(Saved data entries)
- - - - -

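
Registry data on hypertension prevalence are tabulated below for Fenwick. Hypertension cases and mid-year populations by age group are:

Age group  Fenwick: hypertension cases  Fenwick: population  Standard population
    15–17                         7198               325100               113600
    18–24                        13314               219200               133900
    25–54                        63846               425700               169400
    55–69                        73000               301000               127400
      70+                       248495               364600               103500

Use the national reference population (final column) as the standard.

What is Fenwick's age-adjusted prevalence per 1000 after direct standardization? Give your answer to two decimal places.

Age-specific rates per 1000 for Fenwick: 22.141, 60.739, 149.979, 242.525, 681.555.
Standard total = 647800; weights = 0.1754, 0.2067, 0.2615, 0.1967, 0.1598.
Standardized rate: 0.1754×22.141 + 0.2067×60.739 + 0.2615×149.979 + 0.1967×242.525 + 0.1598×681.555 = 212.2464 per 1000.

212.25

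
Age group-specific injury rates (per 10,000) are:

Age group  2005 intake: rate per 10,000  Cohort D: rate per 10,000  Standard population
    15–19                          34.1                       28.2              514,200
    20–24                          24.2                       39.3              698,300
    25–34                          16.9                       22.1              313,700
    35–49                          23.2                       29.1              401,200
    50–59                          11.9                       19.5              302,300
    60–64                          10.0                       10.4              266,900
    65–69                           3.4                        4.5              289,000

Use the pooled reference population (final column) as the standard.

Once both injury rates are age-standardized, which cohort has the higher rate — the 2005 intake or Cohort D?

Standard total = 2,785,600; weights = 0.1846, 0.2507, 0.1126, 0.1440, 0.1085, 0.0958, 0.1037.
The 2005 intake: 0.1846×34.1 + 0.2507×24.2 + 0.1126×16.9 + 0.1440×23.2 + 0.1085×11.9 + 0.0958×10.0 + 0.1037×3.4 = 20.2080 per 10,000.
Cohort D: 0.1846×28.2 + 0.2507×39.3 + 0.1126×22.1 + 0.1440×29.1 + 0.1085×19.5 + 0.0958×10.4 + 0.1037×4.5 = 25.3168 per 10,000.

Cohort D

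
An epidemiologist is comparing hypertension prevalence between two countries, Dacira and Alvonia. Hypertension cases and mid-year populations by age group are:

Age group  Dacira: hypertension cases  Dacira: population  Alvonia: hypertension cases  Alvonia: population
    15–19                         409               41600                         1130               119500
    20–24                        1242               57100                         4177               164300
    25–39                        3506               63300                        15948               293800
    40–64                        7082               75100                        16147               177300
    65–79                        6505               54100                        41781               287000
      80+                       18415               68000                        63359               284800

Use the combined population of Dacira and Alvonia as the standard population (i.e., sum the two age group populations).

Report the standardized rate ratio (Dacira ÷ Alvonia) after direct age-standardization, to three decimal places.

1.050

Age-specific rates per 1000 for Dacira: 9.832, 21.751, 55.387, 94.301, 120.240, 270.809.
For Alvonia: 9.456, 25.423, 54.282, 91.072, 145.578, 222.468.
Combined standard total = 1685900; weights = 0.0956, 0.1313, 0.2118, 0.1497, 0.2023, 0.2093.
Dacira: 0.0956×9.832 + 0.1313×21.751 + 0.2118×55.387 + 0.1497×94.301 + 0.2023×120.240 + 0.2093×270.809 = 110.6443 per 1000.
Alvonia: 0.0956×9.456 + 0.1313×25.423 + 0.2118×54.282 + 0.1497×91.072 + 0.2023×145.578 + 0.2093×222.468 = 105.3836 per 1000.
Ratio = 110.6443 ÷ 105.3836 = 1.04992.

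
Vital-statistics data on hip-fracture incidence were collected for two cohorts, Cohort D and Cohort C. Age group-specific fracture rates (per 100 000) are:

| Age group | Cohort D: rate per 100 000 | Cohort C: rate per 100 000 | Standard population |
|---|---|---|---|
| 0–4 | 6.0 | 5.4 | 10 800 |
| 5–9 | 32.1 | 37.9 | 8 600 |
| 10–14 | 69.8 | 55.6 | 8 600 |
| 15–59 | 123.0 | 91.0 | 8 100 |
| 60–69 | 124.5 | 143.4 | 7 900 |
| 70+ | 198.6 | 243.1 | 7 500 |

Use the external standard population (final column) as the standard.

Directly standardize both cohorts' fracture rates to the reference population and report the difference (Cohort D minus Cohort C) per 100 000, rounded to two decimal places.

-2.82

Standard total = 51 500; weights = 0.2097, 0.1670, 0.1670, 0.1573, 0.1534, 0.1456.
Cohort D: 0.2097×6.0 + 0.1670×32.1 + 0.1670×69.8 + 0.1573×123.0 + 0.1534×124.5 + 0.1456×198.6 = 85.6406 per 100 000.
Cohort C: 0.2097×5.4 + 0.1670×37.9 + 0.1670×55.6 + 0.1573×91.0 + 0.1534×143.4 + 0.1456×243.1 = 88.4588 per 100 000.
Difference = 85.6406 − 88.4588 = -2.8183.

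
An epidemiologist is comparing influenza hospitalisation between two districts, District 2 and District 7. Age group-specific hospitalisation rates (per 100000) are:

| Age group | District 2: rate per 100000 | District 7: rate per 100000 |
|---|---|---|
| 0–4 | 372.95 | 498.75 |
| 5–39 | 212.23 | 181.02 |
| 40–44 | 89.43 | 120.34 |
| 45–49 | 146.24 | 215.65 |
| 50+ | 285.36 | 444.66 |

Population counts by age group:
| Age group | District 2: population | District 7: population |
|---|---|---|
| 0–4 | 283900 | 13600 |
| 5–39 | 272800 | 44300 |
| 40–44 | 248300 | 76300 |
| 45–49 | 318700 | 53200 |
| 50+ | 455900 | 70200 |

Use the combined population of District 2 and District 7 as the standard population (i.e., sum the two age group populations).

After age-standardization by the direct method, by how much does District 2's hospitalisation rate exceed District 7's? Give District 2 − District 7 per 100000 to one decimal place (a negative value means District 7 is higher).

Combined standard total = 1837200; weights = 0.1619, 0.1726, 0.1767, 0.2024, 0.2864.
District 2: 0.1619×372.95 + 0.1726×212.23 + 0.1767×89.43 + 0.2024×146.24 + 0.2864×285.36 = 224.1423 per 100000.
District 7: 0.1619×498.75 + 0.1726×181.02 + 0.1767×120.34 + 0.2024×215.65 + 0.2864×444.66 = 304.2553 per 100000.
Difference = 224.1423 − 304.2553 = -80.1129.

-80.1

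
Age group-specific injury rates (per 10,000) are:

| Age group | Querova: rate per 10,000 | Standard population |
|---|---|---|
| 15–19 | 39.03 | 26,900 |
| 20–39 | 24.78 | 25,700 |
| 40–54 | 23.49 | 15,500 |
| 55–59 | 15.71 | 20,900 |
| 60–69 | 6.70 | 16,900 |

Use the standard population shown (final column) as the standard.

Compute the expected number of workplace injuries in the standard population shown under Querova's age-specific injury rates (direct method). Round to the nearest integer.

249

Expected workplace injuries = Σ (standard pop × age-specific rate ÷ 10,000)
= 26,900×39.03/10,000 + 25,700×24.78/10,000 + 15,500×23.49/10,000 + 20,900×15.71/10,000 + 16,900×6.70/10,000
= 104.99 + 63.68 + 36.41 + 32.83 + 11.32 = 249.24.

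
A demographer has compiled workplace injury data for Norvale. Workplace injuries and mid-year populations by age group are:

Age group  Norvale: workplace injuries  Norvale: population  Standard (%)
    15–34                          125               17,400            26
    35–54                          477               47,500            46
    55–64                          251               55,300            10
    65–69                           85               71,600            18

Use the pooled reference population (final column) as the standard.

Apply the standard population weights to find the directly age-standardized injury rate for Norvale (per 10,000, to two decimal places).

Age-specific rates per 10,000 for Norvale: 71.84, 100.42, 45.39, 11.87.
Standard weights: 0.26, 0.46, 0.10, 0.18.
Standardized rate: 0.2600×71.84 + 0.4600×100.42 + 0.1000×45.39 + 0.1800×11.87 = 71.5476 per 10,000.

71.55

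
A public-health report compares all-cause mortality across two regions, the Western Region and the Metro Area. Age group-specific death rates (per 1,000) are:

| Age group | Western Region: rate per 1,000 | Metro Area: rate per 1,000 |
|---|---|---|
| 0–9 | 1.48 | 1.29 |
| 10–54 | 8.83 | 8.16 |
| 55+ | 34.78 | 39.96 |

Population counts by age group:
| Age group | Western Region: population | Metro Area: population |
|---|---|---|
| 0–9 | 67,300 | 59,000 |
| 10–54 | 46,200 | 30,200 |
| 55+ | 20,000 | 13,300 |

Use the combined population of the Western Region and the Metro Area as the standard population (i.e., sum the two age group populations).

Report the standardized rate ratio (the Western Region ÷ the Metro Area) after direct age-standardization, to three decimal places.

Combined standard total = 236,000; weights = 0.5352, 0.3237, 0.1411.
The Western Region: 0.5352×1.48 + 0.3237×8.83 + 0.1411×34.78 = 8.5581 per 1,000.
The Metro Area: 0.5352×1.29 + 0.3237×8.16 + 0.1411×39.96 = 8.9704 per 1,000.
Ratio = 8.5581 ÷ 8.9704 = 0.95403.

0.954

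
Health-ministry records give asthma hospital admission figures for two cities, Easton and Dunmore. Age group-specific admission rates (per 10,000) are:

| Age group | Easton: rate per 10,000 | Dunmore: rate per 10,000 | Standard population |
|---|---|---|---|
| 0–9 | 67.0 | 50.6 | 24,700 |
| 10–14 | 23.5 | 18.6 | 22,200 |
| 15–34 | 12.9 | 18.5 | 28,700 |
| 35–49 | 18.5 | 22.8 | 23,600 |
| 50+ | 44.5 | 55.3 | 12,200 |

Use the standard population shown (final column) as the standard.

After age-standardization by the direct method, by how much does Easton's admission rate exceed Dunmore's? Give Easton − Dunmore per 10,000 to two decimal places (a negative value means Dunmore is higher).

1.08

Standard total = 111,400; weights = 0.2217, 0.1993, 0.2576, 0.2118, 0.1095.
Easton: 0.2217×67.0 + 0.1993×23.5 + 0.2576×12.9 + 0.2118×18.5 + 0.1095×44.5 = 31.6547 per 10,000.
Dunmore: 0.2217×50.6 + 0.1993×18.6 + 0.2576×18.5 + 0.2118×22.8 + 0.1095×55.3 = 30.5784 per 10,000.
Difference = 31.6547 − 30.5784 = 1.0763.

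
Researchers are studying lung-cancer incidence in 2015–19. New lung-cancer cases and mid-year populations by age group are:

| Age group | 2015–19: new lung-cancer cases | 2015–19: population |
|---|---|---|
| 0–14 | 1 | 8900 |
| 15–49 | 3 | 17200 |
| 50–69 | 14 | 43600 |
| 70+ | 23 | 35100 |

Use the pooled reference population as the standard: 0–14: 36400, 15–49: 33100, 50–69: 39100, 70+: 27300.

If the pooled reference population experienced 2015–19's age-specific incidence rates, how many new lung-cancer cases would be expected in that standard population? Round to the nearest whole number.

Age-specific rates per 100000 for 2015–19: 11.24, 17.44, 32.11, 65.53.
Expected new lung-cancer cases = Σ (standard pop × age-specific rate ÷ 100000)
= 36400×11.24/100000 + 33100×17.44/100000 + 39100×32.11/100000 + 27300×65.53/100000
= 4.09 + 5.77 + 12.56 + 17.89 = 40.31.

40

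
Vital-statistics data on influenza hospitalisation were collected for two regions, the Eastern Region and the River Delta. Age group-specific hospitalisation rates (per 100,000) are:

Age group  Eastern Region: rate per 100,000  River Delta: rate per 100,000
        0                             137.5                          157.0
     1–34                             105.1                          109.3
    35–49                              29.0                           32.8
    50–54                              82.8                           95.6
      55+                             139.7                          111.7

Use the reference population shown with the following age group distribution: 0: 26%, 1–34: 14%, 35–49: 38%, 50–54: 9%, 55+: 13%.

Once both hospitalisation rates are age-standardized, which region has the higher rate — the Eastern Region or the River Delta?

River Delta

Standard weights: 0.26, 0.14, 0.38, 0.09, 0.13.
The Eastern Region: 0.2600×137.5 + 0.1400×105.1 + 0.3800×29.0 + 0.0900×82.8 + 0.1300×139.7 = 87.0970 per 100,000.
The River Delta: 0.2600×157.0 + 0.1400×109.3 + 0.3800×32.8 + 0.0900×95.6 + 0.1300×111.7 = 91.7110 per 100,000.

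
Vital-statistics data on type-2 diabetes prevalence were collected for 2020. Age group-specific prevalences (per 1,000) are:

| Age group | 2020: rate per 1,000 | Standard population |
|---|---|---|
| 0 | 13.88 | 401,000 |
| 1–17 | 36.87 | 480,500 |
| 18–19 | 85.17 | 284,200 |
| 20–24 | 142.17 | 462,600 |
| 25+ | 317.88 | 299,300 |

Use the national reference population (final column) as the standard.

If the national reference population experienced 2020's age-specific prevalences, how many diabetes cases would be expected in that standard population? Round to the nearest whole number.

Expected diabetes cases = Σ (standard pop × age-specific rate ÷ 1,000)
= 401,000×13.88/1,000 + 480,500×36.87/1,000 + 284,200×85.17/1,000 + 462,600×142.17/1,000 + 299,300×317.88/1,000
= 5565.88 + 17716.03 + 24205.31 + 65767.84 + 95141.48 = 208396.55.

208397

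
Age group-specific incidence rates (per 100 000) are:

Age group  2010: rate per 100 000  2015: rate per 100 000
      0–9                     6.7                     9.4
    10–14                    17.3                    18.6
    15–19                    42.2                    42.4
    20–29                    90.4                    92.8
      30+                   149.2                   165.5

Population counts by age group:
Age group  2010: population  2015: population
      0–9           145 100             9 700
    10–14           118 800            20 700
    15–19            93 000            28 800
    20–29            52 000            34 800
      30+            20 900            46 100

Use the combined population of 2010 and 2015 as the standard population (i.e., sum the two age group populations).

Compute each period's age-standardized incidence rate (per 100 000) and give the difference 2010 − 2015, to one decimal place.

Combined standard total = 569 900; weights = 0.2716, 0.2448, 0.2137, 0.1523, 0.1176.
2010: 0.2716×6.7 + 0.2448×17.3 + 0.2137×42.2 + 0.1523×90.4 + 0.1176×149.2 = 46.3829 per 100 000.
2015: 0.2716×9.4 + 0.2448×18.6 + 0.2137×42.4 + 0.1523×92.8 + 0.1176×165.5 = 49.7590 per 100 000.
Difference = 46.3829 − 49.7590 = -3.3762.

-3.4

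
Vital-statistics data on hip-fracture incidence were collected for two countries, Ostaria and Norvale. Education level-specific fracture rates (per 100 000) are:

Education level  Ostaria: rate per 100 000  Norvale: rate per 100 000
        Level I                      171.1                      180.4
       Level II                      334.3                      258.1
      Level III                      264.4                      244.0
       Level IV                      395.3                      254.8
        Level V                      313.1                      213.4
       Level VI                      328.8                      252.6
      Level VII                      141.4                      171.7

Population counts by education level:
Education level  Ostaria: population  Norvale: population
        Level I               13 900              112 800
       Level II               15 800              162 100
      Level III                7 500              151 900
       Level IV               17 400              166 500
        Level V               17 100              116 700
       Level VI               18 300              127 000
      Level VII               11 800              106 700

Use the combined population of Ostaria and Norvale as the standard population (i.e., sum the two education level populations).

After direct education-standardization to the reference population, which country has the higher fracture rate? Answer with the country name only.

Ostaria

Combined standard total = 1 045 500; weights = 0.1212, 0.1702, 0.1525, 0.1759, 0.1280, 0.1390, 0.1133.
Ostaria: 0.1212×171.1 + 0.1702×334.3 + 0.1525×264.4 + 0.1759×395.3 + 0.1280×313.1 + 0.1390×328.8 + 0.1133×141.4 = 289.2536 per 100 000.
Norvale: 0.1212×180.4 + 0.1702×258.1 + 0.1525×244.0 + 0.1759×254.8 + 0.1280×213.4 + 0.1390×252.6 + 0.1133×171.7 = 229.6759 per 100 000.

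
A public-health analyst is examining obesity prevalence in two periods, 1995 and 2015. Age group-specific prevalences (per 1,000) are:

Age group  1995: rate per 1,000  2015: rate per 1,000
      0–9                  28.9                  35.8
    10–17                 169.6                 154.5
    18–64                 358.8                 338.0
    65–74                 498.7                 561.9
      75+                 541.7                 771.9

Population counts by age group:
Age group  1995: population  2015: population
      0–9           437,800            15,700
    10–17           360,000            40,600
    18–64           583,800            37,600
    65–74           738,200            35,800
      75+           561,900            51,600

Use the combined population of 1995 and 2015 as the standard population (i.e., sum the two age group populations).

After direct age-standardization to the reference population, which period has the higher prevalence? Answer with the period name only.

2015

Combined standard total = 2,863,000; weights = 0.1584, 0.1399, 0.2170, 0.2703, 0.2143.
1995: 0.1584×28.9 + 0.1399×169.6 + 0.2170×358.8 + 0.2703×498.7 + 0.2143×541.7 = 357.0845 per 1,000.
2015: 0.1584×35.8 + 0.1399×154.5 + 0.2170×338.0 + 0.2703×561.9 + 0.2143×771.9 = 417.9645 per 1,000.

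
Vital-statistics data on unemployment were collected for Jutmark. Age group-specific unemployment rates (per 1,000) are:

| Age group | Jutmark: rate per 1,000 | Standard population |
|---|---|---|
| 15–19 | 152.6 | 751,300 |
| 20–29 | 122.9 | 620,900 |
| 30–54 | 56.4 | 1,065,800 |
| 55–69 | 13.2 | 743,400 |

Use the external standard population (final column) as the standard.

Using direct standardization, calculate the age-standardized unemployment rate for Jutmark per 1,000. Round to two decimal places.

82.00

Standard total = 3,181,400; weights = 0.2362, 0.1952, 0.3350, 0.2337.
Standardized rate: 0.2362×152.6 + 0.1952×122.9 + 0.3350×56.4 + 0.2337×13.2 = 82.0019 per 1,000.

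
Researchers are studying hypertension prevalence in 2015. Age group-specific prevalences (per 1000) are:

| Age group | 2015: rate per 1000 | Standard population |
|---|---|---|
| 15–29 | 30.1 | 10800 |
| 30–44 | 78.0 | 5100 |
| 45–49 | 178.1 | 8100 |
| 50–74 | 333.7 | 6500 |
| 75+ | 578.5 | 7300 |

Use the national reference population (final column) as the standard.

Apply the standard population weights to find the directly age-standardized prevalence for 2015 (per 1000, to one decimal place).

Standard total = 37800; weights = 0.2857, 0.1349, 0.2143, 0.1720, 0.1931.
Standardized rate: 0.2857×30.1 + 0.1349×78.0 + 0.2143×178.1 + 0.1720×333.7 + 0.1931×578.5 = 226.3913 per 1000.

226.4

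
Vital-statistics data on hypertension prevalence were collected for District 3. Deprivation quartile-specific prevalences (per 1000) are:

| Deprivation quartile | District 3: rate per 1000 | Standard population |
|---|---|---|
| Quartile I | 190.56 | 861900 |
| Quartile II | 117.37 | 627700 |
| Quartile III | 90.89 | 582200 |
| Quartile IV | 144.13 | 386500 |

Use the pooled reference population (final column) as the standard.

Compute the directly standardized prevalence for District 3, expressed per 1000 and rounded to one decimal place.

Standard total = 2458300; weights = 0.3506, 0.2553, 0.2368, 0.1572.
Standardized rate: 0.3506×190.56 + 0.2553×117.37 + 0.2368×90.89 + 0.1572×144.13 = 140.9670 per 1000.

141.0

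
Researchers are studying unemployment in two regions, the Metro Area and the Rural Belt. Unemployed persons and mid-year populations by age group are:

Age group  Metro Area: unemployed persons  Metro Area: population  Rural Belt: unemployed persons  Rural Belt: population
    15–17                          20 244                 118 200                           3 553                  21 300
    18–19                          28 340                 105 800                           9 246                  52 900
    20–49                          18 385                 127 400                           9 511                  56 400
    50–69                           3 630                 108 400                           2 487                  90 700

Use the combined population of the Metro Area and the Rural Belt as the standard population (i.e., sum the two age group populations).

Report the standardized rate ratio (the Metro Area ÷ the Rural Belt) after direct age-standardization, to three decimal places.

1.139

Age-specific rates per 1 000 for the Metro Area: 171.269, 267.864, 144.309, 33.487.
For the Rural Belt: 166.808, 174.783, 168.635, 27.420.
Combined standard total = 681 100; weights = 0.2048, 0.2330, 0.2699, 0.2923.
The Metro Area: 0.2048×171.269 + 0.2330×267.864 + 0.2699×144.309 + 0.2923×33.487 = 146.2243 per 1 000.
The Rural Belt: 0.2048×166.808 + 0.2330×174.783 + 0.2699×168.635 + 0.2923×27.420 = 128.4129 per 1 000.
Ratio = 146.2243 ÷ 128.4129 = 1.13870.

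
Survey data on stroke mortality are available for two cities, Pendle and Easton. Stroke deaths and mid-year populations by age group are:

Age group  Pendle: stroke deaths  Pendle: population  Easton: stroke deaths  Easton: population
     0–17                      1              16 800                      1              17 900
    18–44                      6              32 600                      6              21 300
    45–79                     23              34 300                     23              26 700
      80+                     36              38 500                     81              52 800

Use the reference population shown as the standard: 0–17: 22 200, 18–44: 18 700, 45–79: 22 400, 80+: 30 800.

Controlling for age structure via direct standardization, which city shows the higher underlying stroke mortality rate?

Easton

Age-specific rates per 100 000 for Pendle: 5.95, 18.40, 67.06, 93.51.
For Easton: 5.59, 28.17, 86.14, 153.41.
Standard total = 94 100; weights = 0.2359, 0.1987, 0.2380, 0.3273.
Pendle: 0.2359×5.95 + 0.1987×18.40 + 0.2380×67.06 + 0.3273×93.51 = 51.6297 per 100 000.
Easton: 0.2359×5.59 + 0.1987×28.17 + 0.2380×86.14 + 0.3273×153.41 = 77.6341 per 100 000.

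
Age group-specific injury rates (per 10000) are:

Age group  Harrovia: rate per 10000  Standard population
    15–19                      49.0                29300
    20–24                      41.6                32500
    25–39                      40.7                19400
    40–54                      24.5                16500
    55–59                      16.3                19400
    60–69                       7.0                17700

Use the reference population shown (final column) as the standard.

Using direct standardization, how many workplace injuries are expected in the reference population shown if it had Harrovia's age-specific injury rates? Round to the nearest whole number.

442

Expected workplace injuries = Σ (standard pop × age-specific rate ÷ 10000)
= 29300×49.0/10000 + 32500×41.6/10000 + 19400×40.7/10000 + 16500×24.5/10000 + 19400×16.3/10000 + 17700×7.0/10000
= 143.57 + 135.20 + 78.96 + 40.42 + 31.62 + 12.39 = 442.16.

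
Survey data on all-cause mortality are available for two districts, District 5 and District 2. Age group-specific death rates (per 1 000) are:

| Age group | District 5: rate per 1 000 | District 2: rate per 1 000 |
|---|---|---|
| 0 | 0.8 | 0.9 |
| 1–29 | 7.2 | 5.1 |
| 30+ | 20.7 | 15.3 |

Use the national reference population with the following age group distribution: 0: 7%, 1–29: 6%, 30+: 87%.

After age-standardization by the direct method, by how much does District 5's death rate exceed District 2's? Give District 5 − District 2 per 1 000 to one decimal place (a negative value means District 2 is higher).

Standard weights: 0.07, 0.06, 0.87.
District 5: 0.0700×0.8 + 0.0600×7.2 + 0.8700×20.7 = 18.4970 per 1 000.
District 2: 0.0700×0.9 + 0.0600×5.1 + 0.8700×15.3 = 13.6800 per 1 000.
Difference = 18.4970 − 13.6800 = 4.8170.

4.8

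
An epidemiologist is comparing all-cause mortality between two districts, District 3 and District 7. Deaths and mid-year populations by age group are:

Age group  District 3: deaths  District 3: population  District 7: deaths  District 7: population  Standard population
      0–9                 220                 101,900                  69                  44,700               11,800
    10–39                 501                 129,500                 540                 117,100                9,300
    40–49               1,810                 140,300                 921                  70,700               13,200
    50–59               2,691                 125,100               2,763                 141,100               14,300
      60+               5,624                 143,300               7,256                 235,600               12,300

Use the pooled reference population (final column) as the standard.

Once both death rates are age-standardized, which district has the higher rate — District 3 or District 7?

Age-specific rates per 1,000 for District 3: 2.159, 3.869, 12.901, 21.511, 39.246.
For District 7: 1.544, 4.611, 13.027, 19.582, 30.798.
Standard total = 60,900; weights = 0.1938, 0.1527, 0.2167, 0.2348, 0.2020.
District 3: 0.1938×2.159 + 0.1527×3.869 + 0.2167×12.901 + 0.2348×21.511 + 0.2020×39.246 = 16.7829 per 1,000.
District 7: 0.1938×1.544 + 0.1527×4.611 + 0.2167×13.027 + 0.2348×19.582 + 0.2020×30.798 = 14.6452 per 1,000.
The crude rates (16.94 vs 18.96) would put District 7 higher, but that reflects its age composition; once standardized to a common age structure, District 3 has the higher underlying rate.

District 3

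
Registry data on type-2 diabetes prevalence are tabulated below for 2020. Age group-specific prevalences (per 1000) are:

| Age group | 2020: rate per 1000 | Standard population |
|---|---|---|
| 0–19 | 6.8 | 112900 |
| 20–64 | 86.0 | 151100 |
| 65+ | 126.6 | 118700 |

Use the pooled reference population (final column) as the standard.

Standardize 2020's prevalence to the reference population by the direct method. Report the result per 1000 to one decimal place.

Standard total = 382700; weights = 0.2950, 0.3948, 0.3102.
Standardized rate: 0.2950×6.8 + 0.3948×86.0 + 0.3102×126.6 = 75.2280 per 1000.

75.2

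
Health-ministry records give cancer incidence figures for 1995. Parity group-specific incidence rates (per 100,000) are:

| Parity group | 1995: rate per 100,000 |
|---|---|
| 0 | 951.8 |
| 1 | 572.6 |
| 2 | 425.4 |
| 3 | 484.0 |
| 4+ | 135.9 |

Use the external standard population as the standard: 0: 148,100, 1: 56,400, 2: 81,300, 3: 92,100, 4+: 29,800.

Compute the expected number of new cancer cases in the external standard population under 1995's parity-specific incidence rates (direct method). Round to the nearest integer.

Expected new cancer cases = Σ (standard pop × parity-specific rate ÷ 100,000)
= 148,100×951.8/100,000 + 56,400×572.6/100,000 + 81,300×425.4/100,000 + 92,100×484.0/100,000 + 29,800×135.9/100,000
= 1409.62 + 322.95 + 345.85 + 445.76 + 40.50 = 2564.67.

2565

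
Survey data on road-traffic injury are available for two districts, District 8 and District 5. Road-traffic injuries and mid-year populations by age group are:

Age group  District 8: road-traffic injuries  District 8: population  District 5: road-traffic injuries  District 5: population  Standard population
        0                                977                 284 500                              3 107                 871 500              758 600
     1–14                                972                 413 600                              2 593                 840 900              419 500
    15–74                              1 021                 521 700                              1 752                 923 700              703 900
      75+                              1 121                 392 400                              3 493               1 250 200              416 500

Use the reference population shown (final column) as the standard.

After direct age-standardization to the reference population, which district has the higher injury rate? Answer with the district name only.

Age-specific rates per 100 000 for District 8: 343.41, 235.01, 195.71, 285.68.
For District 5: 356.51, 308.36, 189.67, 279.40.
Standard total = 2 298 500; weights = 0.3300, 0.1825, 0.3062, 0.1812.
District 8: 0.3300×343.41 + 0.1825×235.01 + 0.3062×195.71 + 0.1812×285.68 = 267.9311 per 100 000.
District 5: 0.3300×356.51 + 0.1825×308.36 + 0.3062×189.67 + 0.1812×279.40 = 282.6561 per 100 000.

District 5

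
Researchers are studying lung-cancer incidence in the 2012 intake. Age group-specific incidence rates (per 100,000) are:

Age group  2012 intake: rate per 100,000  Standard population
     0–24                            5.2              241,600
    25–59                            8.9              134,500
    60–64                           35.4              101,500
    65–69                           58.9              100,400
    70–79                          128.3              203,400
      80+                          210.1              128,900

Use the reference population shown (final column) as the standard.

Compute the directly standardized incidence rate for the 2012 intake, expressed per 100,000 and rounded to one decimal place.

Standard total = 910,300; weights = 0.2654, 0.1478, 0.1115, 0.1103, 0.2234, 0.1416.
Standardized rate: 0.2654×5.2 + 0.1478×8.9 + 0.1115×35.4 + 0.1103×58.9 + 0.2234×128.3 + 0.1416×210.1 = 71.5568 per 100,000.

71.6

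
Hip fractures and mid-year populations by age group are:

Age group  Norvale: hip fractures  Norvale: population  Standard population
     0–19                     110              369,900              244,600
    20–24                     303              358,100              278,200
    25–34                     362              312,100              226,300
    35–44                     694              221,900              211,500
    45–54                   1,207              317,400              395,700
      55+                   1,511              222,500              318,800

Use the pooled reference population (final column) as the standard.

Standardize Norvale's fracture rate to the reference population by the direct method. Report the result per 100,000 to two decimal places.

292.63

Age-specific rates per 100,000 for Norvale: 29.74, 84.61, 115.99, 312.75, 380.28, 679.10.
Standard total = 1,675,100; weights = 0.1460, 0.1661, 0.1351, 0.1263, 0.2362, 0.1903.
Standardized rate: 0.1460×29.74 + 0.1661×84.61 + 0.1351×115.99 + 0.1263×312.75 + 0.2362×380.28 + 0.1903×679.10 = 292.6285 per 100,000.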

- - - - -

WORK REQUIRED => Retype only this range exactly: the first line of the data through the line where "2005 intake: rate" appears.

OUTPUT FOR THIS EXERCISE =>
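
Registry data on hypertension prevalence are tabulated below for Fenwick. Hypertension cases and mid-year populations by age group are:

Age group  Fenwick: hypertension cases  Fenwick: population  Standard population
    15–17                         7198               325100               113600
    18–24                        13314               219200               133900
    25–54                        63846               425700               169400
    55–69                        73000               301000               127400
      70+                       248495               364600               103500

Use the national reference population (final column) as the standard.

What is Fenwick's age-adjusted prevalence per 1000 after direct standardization? Give your answer to two decimal places.

Age-specific rates per 1000 for Fenwick: 22.141, 60.739, 149.979, 242.525, 681.555.
Standard total = 647800; weights = 0.1754, 0.2067, 0.2615, 0.1967, 0.1598.
Standardized rate: 0.1754×22.141 + 0.2067×60.739 + 0.2615×149.979 + 0.1967×242.525 + 0.1598×681.555 = 212.2464 per 1000.

212.25

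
Age group-specific injury rates (per 10,000) are:

Age group  2005 intake: rate per 10,000  Cohort D: rate per 10,000  Standard population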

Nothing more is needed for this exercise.